▶ Problem statement
Exactly as written, give again the line with "bar, in kN." and all subsequent lines through the end of the records.

Dataset records
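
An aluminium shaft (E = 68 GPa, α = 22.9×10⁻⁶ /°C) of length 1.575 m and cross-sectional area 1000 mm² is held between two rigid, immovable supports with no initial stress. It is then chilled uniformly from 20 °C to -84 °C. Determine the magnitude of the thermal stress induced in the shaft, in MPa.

Because both ends are immovable the net strain is zero, and the suppressed thermal strain is αΔT = 22.9×10⁻⁶ × 104 = 2381.6×10⁻⁶.
The stress required to suppress this strain is σ = Eε = 68×10³ × 2381.6×10⁻⁶ = 161.9 MPa, tensile since the shaft is trying to contract.

σ ≈ 162 MPa (tensile)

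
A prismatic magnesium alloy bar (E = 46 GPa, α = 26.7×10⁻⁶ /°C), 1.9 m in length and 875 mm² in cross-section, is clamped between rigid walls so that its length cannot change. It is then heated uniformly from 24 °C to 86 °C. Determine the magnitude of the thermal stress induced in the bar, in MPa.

Because both ends are immovable the net strain is zero, and the suppressed thermal strain is αΔT = 26.7×10⁻⁶ × 62 = 1655.4×10⁻⁶.
The stress required to suppress this strain is σ = Eε = 46×10³ × 1655.4×10⁻⁶ = 76.15 MPa, compressive since the bar is trying to expand.

σ ≈ 76.1 MPa (compressive)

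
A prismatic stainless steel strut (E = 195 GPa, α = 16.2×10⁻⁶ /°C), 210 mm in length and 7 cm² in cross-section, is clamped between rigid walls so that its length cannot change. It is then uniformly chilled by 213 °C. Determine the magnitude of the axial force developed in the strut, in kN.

With zero net strain, σ = E·αΔT = 195 GPa × 16.2×10⁻⁶ × 213 = 672.9 MPa.
Then P = σA = 672.9 × 700 mm² = 471 kN, tensile.

P ≈ 471 kN (tensile)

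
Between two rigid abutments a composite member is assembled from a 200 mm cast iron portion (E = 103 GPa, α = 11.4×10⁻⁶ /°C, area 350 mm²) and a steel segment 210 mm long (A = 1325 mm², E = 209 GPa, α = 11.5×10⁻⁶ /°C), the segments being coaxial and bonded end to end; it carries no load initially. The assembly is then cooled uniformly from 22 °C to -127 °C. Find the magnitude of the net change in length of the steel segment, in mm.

If the supports were absent, the total length change would be Σ αᵢΔT Lᵢ = 11.4×10⁻⁶×149×200 + 11.5×10⁻⁶×149×210 = 0.6996 mm.
The walls prevent any net length change, so an axial force P (same in every segment) develops. Compatibility: P · Σ Lᵢ/(AᵢEᵢ) = δ_free.
Σ Lᵢ/(AᵢEᵢ) = 200/(350×103×10³) + 210/(1325×209×10³) = 6.306×10⁻⁶ mm/N.
So P = 0.6996 / 6.306×10⁻⁶ = 110.9 kN, tensile.
For the steel segment, free thermal change = 11.5×10⁻⁶×149×210 = 0.3598 mm and elastic change from P = 110900×210/(1325×209×10³) = 0.08412 mm; these oppose, so the net change is 0.276 mm (segment shortens).

|ΔL| ≈ 0.276 mm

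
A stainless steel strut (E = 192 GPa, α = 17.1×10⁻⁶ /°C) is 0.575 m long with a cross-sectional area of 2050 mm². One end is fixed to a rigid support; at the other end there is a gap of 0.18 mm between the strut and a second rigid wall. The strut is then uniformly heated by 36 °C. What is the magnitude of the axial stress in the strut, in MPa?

Unrestrained expansion: δ_free = αΔT L = 17.1×10⁻⁶ × 36 × 575 = 0.354 mm.
After closing the 0.18 mm clearance, 0.354 − 0.18 = 0.174 mm of expansion remains to be suppressed by the wall.
Compatibility: PL/(AE) = 0.174 mm, so σ = P/A = E × (0.174/575) = 58.09 MPa.

σ ≈ 58.1 MPa (compressive)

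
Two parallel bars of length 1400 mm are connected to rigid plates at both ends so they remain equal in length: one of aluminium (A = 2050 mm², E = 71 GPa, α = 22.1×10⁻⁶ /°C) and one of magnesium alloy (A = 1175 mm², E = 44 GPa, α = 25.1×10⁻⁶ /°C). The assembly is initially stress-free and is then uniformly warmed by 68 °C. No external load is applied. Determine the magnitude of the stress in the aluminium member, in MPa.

σ ≈ 3.8 MPa (tensile)

Equilibrium of a rigid end plate with no external load gives equal and opposite internal forces ±P in the two members. Since α_{magnesium alloy} > α_{aluminium}, heating drives the magnesium alloy into compression and the aluminium into tension.
Equating the net (thermal + elastic) strains gives |α₁ − α₂|·ΔT = P·[1/(A₁E₁) + 1/(A₂E₂)].
|α₁ − α₂|·ΔT = 3×10⁻⁶ × 68 = 0.000204.
1/(A₁E₁) + 1/(A₂E₂) = 1/(2050×71×10³) + 1/(1175×44×10³) = 2.621×10⁻⁸ N⁻¹.
So P = 0.000204 / 2.621×10⁻⁸ = 7.782 kN.
σ_{aluminium} = P/A₁ = 7782/2050 = 3.796 MPa, tensile.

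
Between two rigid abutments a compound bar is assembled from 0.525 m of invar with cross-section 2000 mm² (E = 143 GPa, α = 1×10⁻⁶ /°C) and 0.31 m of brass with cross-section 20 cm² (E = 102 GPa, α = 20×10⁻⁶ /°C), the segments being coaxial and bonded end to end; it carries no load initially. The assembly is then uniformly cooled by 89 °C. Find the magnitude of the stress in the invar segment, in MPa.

With the walls removed the bar would change length by δ_free = Σ αᵢΔT Lᵢ = 1×10⁻⁶×89×525 + 20×10⁻⁶×89×310 = 0.5985 mm.
Since the ends are fixed, an axial force P builds up, equal in every segment, with P · Σ Lᵢ/(AᵢEᵢ) = δ_free.
Σ Lᵢ/(AᵢEᵢ) = 525/(2000×143×10³) + 310/(2000×102×10³) = 3.355×10⁻⁶ mm/N.
P = 0.5985 / 3.355×10⁻⁶ = 178400 N = 178.4 kN, tensile.
σ_{invar} = P / A = 178400 / 2000 = 89.19 MPa.

σ ≈ 89.2 MPa (tensile)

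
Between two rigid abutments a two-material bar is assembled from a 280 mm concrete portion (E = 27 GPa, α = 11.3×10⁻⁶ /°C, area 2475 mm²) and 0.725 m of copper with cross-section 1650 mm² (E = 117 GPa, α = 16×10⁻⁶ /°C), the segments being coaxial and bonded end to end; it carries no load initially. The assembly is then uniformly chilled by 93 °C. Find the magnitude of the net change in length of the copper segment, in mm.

|ΔL| ≈ 0.43 mm

If the supports were absent, the total length change would be Σ αᵢΔT Lᵢ = 11.3×10⁻⁶×93×280 + 16×10⁻⁶×93×725 = 1.373 mm.
The walls prevent any net length change, so an axial force P (same in every segment) develops. Compatibility: P · Σ Lᵢ/(AᵢEᵢ) = δ_free.
Σ Lᵢ/(AᵢEᵢ) = 280/(2475×27×10³) + 725/(1650×117×10³) = 7.946×10⁻⁶ mm/N.
P = 1.373 / 7.946×10⁻⁶ = 172800 N = 172.8 kN, tensile.
For the copper segment, free thermal change = 16×10⁻⁶×93×725 = 1.079 mm and elastic change from P = 172800×725/(1650×117×10³) = 0.649 mm; these oppose, so the net change is 0.43 mm (segment shortens).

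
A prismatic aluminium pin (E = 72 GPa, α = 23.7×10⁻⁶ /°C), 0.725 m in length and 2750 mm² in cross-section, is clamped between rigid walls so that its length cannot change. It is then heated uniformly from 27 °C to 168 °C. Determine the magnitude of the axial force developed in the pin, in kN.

Full restraint means ε = 0, so the stress is σ = EαΔT = 72×10³ × 23.7×10⁻⁶ × 141 = 240.6 MPa.
Then P = σA = 240.6 × 2750 mm² = 661.7 kN, compressive.

P ≈ 662 kN (compressive)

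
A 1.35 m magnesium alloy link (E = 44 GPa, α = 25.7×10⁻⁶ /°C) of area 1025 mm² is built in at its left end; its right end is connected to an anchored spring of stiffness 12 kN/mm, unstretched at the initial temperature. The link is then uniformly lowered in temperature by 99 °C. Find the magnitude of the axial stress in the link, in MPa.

If the spring were absent the link would shorten by αΔT L = 25.7×10⁻⁶ × 99 × 1350 = 3.435 mm.
Let P be the tensile force in the spring. The link extends elastically by PL/(AE) and the spring stretches by P/k; together these equal δ_free.
P [ L/(AE) + 1/k ] = δ_free → P [ 1350/(1025×44×10³) + 1/(12×10³) ] = 3.435.
P = 3.435 / 0.0001133 = 30320 N.
σ = P/A = 30320/1025 = 29.59 MPa.

σ ≈ 29.6 MPa (tensile)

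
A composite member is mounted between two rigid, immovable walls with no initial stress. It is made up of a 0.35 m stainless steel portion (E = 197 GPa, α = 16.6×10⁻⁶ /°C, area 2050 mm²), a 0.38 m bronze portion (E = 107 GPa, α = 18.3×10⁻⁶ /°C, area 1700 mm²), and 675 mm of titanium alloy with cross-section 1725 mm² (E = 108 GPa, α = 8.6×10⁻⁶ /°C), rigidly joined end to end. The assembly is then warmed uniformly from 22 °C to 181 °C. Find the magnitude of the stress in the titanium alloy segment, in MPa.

Free thermal expansion of the whole bar: Σ αᵢΔT Lᵢ = 16.6×10⁻⁶×159×350 + 18.3×10⁻⁶×159×380 + 8.6×10⁻⁶×159×675 = 2.952 mm.
The rigid supports impose zero overall length change; the single axial force P common to all segments must satisfy P Σ Lᵢ/(AᵢEᵢ) = δ_free.
Σ Lᵢ/(AᵢEᵢ) = 350/(2050×197×10³) + 380/(1700×107×10³) + 675/(1725×108×10³) = 6.579×10⁻⁶ mm/N.
Hence P = δ_free / Σ(L/AE) = 2.952/6.579×10⁻⁶ = 448.8 kN (compressive).
σ_{titanium alloy} = P / A = 448800 / 1725 = 260.2 MPa.

σ ≈ 260 MPa (compressive)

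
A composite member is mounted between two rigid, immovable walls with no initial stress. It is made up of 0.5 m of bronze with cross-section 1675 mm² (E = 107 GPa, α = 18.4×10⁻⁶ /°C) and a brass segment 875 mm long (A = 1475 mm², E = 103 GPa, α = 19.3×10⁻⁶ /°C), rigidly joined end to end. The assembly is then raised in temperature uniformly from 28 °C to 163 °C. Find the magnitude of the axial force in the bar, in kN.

P ≈ 412 kN (compressive)

With the walls removed the bar would change length by δ_free = Σ αᵢΔT Lᵢ = 18.4×10⁻⁶×135×500 + 19.3×10⁻⁶×135×875 = 3.522 mm.
The rigid supports impose zero overall length change; the single axial force P common to all segments must satisfy P Σ Lᵢ/(AᵢEᵢ) = δ_free.
The series flexibility is Σ Lᵢ/(AᵢEᵢ) = 500/(1675×107×10³) + 875/(1475×103×10³) = 8.549×10⁻⁶ mm/N.
Hence P = δ_free / Σ(L/AE) = 3.522/8.549×10⁻⁶ = 411.9 kN (compressive).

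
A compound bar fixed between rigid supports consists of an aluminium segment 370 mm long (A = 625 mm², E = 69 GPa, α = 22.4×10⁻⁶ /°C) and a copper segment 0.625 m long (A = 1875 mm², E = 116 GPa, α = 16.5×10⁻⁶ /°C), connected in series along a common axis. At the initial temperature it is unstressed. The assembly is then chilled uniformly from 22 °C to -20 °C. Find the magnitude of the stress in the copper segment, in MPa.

σ ≈ 36.4 MPa (tensile)

If the supports were absent, the total length change would be Σ αᵢΔT Lᵢ = 22.4×10⁻⁶×42×370 + 16.5×10⁻⁶×42×625 = 0.7812 mm.
The walls prevent any net length change, so an axial force P (same in every segment) develops. Compatibility: P · Σ Lᵢ/(AᵢEᵢ) = δ_free.
The series flexibility is Σ Lᵢ/(AᵢEᵢ) = 370/(625×69×10³) + 625/(1875×116×10³) = 1.145×10⁻⁵ mm/N.
P = 0.7812 / 1.145×10⁻⁵ = 68210 N = 68.21 kN, tensile.
σ_{copper} = P / A = 68210 / 1875 = 36.38 MPa.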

▶ Result for this exercise
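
A composite member is mounted between two rigid, immovable walls with no initial stress. It is made up of 0.5 m of bronze with cross-section 1675 mm² (E = 107 GPa, α = 18.4×10⁻⁶ /°C) and a brass segment 875 mm long (A = 1475 mm², E = 103 GPa, α = 19.3×10⁻⁶ /°C), rigidly joined end to end. The assembly is then raised in temperature uniformly from 28 °C to 163 °C. Find the magnitude of the axial force in the bar, in kN.

P ≈ 412 kN (compressive)

With the walls removed the bar would change length by δ_free = Σ αᵢΔT Lᵢ = 18.4×10⁻⁶×135×500 + 19.3×10⁻⁶×135×875 = 3.522 mm.
The rigid supports impose zero overall length change; the single axial force P common to all segments must satisfy P Σ Lᵢ/(AᵢEᵢ) = δ_free.
The series flexibility is Σ Lᵢ/(AᵢEᵢ) = 500/(1675×107×10³) + 875/(1475×103×10³) = 8.549×10⁻⁶ mm/N.
Hence P = δ_free / Σ(L/AE) = 3.522/8.549×10⁻⁶ = 411.9 kN (compressive).

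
A compound bar fixed between rigid supports consists of an aluminium segment 370 mm long (A = 625 mm², E = 69 GPa, α = 22.4×10⁻⁶ /°C) and a copper segment 0.625 m long (A = 1875 mm², E = 116 GPa, α = 16.5×10⁻⁶ /°C), connected in series along a common axis. At the initial temperature it is unstressed. The assembly is then chilled uniformly from 22 °C to -20 °C. Find the magnitude of the stress in the copper segment, in MPa.

σ ≈ 36.4 MPa (tensile)

If the supports were absent, the total length change would be Σ αᵢΔT Lᵢ = 22.4×10⁻⁶×42×370 + 16.5×10⁻⁶×42×625 = 0.7812 mm.
The walls prevent any net length change, so an axial force P (same in every segment) develops. Compatibility: P · Σ Lᵢ/(AᵢEᵢ) = δ_free.
The series flexibility is Σ Lᵢ/(AᵢEᵢ) = 370/(625×69×10³) + 625/(1875×116×10³) = 1.145×10⁻⁵ mm/N.
P = 0.7812 / 1.145×10⁻⁵ = 68210 N = 68.21 kN, tensile.
σ_{copper} = P / A = 68210 / 1875 = 36.38 MPa.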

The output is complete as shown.